▶ Problem to solve: Find the line with "Initial concentrations: [B]₀ = 2.406" and the line with "(1) change container volume by factor 0.8" in the entries below; output exactly those two lines, every line between them, and no others.

[Dataset entries]
=-=-=

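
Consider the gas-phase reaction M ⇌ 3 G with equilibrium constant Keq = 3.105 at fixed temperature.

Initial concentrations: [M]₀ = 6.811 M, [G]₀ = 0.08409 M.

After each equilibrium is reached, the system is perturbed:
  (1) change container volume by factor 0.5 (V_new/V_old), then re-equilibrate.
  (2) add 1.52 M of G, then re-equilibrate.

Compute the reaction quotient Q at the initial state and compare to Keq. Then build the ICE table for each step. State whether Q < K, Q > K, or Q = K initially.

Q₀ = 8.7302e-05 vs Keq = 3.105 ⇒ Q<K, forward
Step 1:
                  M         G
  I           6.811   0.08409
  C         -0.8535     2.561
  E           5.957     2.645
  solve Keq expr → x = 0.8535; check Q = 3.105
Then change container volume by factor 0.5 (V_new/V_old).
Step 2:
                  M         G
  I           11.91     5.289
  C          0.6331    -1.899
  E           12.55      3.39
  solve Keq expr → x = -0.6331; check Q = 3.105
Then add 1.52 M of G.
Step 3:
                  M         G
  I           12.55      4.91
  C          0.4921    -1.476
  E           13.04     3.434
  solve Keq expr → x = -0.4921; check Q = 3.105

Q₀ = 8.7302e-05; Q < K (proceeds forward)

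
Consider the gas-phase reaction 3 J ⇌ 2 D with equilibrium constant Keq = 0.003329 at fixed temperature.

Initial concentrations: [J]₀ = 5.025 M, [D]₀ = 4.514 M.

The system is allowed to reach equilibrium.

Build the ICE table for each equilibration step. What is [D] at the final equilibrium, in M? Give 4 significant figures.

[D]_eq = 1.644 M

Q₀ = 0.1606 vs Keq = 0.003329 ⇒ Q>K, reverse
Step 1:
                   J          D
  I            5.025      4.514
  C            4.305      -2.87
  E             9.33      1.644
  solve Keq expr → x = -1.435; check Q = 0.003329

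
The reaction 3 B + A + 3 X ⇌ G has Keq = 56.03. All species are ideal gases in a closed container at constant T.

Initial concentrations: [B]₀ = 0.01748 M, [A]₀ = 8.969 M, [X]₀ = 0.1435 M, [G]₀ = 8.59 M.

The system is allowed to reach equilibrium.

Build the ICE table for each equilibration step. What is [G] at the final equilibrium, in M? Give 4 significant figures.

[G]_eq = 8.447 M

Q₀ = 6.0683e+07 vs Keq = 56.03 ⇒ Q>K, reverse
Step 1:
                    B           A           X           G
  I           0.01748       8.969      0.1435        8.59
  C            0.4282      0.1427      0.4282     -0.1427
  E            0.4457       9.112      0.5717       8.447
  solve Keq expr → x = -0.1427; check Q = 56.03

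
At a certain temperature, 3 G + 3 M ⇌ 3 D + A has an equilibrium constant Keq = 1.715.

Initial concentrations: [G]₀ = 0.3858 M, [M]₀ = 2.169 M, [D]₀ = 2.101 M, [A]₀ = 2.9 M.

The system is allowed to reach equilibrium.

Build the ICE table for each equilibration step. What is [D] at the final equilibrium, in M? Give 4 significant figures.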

=-=-=

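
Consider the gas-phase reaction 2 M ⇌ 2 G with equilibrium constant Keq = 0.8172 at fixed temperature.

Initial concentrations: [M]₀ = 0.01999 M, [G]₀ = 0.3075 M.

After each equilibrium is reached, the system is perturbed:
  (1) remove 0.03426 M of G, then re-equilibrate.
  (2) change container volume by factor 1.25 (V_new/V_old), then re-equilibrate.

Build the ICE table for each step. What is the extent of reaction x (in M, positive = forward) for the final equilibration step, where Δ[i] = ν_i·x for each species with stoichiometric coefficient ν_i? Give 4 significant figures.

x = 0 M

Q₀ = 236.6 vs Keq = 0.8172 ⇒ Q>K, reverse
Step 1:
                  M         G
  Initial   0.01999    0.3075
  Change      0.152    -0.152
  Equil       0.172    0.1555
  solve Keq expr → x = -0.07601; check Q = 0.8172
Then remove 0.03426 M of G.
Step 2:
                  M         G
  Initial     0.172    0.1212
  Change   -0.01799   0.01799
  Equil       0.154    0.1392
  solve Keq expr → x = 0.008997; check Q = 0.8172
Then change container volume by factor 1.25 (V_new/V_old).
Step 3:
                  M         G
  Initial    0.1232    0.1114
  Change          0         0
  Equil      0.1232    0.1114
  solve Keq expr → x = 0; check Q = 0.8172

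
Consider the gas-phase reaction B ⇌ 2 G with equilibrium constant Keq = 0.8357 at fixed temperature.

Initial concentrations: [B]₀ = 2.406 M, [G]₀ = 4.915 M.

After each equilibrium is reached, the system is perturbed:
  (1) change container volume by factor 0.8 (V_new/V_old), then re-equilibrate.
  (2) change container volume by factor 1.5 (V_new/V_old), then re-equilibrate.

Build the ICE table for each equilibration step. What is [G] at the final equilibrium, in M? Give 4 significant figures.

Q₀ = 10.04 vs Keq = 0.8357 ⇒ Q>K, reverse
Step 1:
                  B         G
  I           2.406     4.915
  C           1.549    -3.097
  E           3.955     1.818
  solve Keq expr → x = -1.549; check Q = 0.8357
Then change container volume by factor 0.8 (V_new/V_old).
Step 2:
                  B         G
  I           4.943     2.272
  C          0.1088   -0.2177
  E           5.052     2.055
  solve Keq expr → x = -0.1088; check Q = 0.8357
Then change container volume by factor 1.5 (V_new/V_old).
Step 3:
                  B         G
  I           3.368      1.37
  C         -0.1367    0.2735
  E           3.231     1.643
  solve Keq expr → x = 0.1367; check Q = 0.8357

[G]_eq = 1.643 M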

=-=-=

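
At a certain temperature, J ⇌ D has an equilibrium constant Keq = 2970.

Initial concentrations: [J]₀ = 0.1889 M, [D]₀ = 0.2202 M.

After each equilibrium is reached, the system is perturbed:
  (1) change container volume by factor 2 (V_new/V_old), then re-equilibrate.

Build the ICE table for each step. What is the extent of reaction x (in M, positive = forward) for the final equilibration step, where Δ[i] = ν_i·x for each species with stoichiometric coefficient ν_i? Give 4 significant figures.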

=-=-=

▶ Result of the exercise:
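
Initial concentrations: [B]₀ = 2.406 M, [G]₀ = 4.915 M.

After each equilibrium is reached, the system is perturbed:
  (1) change container volume by factor 0.8 (V_new/V_old), then re-equilibrate.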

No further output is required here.